Saved entries
++++++++

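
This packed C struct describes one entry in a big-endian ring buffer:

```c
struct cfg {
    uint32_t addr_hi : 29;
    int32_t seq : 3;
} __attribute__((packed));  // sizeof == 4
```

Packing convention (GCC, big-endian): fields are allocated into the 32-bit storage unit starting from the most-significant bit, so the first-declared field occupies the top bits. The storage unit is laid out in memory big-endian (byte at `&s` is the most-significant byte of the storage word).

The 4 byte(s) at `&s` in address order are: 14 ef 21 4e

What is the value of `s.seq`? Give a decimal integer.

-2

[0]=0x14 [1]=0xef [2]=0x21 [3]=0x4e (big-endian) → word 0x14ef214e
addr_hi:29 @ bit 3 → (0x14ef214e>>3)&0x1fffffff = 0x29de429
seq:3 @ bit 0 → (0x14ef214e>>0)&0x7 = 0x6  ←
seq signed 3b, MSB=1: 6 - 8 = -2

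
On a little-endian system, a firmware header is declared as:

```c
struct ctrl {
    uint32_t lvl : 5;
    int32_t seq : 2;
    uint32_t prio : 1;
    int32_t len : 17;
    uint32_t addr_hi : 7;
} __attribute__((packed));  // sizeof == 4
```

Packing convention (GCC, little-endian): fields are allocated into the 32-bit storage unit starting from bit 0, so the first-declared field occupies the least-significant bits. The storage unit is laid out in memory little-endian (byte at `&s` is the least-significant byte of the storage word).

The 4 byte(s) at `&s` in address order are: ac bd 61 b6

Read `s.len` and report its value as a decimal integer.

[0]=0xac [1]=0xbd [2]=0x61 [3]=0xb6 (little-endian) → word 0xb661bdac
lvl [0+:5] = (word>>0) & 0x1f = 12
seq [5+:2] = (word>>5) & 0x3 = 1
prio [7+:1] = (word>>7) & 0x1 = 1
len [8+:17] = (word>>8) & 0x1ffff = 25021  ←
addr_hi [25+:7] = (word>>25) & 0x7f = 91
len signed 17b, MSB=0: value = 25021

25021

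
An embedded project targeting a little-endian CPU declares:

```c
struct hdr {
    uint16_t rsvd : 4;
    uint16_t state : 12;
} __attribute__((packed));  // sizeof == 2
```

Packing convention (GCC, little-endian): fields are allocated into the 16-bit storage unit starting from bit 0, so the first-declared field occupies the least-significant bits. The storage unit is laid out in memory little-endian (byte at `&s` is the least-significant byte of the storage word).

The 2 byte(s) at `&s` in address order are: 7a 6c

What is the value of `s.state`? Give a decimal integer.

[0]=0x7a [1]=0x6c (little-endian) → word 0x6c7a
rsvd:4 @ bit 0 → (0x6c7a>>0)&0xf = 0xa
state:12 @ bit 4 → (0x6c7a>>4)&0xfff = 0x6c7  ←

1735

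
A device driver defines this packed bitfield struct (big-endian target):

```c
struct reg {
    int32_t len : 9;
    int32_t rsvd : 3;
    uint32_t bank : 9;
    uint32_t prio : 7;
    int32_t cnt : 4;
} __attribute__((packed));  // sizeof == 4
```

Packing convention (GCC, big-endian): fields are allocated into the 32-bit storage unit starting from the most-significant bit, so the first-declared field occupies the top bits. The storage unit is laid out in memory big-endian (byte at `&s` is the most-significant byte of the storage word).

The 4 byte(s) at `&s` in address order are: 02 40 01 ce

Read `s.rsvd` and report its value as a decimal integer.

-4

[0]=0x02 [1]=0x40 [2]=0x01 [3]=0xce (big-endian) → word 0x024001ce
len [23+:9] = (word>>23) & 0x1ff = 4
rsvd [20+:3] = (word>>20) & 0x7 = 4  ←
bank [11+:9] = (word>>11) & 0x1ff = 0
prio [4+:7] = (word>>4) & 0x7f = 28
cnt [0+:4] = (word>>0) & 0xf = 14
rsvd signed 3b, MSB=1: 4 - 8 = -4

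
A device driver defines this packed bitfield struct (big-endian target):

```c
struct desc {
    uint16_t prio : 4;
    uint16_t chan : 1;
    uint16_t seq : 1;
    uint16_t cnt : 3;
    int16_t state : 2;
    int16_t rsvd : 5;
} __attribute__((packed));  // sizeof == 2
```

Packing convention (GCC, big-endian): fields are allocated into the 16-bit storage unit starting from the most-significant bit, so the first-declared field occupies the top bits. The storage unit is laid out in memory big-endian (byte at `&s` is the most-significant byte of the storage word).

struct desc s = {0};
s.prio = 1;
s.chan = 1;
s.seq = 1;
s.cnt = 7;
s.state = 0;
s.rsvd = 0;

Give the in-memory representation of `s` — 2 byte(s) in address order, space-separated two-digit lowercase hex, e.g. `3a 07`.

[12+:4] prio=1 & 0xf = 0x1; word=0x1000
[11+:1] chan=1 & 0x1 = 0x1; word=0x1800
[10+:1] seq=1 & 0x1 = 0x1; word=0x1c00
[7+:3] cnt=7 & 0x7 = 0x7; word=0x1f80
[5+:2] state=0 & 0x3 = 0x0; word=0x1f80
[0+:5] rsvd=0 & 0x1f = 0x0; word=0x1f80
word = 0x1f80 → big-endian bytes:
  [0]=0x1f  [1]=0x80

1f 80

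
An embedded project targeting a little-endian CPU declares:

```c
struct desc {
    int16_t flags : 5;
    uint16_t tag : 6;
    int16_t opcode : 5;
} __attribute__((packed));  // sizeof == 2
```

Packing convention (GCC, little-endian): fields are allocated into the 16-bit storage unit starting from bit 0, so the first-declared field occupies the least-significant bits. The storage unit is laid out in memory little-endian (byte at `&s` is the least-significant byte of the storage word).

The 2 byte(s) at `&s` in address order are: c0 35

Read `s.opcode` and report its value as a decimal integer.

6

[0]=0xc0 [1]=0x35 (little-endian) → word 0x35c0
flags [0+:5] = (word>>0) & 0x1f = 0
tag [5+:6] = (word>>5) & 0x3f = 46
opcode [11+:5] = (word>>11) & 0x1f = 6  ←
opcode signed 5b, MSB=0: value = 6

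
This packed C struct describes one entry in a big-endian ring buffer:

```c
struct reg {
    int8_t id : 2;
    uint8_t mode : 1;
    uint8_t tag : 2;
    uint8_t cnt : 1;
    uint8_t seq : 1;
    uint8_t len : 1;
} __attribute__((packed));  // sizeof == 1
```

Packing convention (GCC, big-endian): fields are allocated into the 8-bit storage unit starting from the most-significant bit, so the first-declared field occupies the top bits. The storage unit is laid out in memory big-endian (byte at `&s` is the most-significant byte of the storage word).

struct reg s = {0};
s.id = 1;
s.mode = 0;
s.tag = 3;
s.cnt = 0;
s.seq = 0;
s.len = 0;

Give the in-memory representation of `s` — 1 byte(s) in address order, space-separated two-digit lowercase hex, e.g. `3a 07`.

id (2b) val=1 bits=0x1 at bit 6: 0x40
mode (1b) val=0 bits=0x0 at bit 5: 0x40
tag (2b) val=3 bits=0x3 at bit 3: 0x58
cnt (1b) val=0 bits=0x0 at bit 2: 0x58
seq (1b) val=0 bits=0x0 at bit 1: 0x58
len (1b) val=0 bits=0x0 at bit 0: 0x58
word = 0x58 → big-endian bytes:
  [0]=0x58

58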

++++++++

EXERCISE ▸
Reproduce the records above exactly.

EXPECTED OUTPUT ▸
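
This packed C struct describes one entry in a big-endian ring buffer:

```c
struct cfg {
    uint32_t addr_hi : 29;
    int32_t seq : 3;
} __attribute__((packed));  // sizeof == 4
```

Packing convention (GCC, big-endian): fields are allocated into the 32-bit storage unit starting from the most-significant bit, so the first-declared field occupies the top bits. The storage unit is laid out in memory big-endian (byte at `&s` is the most-significant byte of the storage word).

The 4 byte(s) at `&s` in address order are: 14 ef 21 4e

What is the value of `s.seq`? Give a decimal integer.

-2

[0]=0x14 [1]=0xef [2]=0x21 [3]=0x4e (big-endian) → word 0x14ef214e
addr_hi:29 @ bit 3 → (0x14ef214e>>3)&0x1fffffff = 0x29de429
seq:3 @ bit 0 → (0x14ef214e>>0)&0x7 = 0x6  ←
seq signed 3b, MSB=1: 6 - 8 = -2

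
On a little-endian system, a firmware header is declared as:

```c
struct ctrl {
    uint32_t lvl : 5;
    int32_t seq : 2;
    uint32_t prio : 1;
    int32_t len : 17;
    uint32_t addr_hi : 7;
} __attribute__((packed));  // sizeof == 4
```

Packing convention (GCC, little-endian): fields are allocated into the 32-bit storage unit starting from bit 0, so the first-declared field occupies the least-significant bits. The storage unit is laid out in memory little-endian (byte at `&s` is the least-significant byte of the storage word).

The 4 byte(s) at `&s` in address order are: ac bd 61 b6

Read `s.len` and report its value as a decimal integer.

[0]=0xac [1]=0xbd [2]=0x61 [3]=0xb6 (little-endian) → word 0xb661bdac
lvl [0+:5] = (word>>0) & 0x1f = 12
seq [5+:2] = (word>>5) & 0x3 = 1
prio [7+:1] = (word>>7) & 0x1 = 1
len [8+:17] = (word>>8) & 0x1ffff = 25021  ←
addr_hi [25+:7] = (word>>25) & 0x7f = 91
len signed 17b, MSB=0: value = 25021

25021

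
An embedded project targeting a little-endian CPU declares:

```c
struct hdr {
    uint16_t rsvd : 4;
    uint16_t state : 12;
} __attribute__((packed));  // sizeof == 2
```

Packing convention (GCC, little-endian): fields are allocated into the 16-bit storage unit starting from bit 0, so the first-declared field occupies the least-significant bits. The storage unit is laid out in memory little-endian (byte at `&s` is the least-significant byte of the storage word).

The 2 byte(s) at `&s` in address order are: 7a 6c

What is the value of `s.state`? Give a decimal integer.

[0]=0x7a [1]=0x6c (little-endian) → word 0x6c7a
rsvd:4 @ bit 0 → (0x6c7a>>0)&0xf = 0xa
state:12 @ bit 4 → (0x6c7a>>4)&0xfff = 0x6c7  ←

1735

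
A device driver defines this packed bitfield struct (big-endian target):

```c
struct reg {
    int32_t len : 9;
    int32_t rsvd : 3;
    uint32_t bank : 9;
    uint32_t prio : 7;
    int32_t cnt : 4;
} __attribute__((packed));  // sizeof == 4
```

Packing convention (GCC, big-endian): fields are allocated into the 32-bit storage unit starting from the most-significant bit, so the first-declared field occupies the top bits. The storage unit is laid out in memory big-endian (byte at `&s` is the most-significant byte of the storage word).

The 4 byte(s) at `&s` in address order are: 02 40 01 ce

Read `s.rsvd` and report its value as a decimal integer.

-4

[0]=0x02 [1]=0x40 [2]=0x01 [3]=0xce (big-endian) → word 0x024001ce
len [23+:9] = (word>>23) & 0x1ff = 4
rsvd [20+:3] = (word>>20) & 0x7 = 4  ←
bank [11+:9] = (word>>11) & 0x1ff = 0
prio [4+:7] = (word>>4) & 0x7f = 28
cnt [0+:4] = (word>>0) & 0xf = 14
rsvd signed 3b, MSB=1: 4 - 8 = -4

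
A device driver defines this packed bitfield struct (big-endian target):

```c
struct desc {
    uint16_t prio : 4;
    uint16_t chan : 1;
    uint16_t seq : 1;
    uint16_t cnt : 3;
    int16_t state : 2;
    int16_t rsvd : 5;
} __attribute__((packed));  // sizeof == 2
```

Packing convention (GCC, big-endian): fields are allocated into the 16-bit storage unit starting from the most-significant bit, so the first-declared field occupies the top bits. The storage unit is laid out in memory big-endian (byte at `&s` is the most-significant byte of the storage word).

struct desc s = {0};
s.prio = 1;
s.chan = 1;
s.seq = 1;
s.cnt = 7;
s.state = 0;
s.rsvd = 0;

Give the in-memory representation of `s` — 2 byte(s) in address order, space-separated two-digit lowercase hex, e.g. `3a 07`.

[12+:4] prio=1 & 0xf = 0x1; word=0x1000
[11+:1] chan=1 & 0x1 = 0x1; word=0x1800
[10+:1] seq=1 & 0x1 = 0x1; word=0x1c00
[7+:3] cnt=7 & 0x7 = 0x7; word=0x1f80
[5+:2] state=0 & 0x3 = 0x0; word=0x1f80
[0+:5] rsvd=0 & 0x1f = 0x0; word=0x1f80
word = 0x1f80 → big-endian bytes:
  [0]=0x1f  [1]=0x80

1f 80

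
An embedded project targeting a little-endian CPU declares:

```c
struct desc {
    int16_t flags : 5;
    uint16_t tag : 6;
    int16_t opcode : 5;
} __attribute__((packed));  // sizeof == 2
```

Packing convention (GCC, little-endian): fields are allocated into the 16-bit storage unit starting from bit 0, so the first-declared field occupies the least-significant bits. The storage unit is laid out in memory little-endian (byte at `&s` is the least-significant byte of the storage word).

The 2 byte(s) at `&s` in address order are: c0 35

Read `s.opcode` and report its value as a decimal integer.

6

[0]=0xc0 [1]=0x35 (little-endian) → word 0x35c0
flags [0+:5] = (word>>0) & 0x1f = 0
tag [5+:6] = (word>>5) & 0x3f = 46
opcode [11+:5] = (word>>11) & 0x1f = 6  ←
opcode signed 5b, MSB=0: value = 6

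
This packed C struct describes one entry in a big-endian ring buffer:

```c
struct reg {
    int8_t id : 2;
    uint8_t mode : 1;
    uint8_t tag : 2;
    uint8_t cnt : 1;
    uint8_t seq : 1;
    uint8_t len : 1;
} __attribute__((packed));  // sizeof == 1
```

Packing convention (GCC, big-endian): fields are allocated into the 8-bit storage unit starting from the most-significant bit, so the first-declared field occupies the top bits. The storage unit is laid out in memory big-endian (byte at `&s` is the most-significant byte of the storage word).

struct reg s = {0};
s.id = 1;
s.mode = 0;
s.tag = 3;
s.cnt = 0;
s.seq = 0;
s.len = 0;

Give the in-memory representation of `s` — 1 byte(s) in address order, space-separated two-digit lowercase hex, e.g. `3a 07`.

id (2b) val=1 bits=0x1 at bit 6: 0x40
mode (1b) val=0 bits=0x0 at bit 5: 0x40
tag (2b) val=3 bits=0x3 at bit 3: 0x58
cnt (1b) val=0 bits=0x0 at bit 2: 0x58
seq (1b) val=0 bits=0x0 at bit 1: 0x58
len (1b) val=0 bits=0x0 at bit 0: 0x58
word = 0x58 → big-endian bytes:
  [0]=0x58

58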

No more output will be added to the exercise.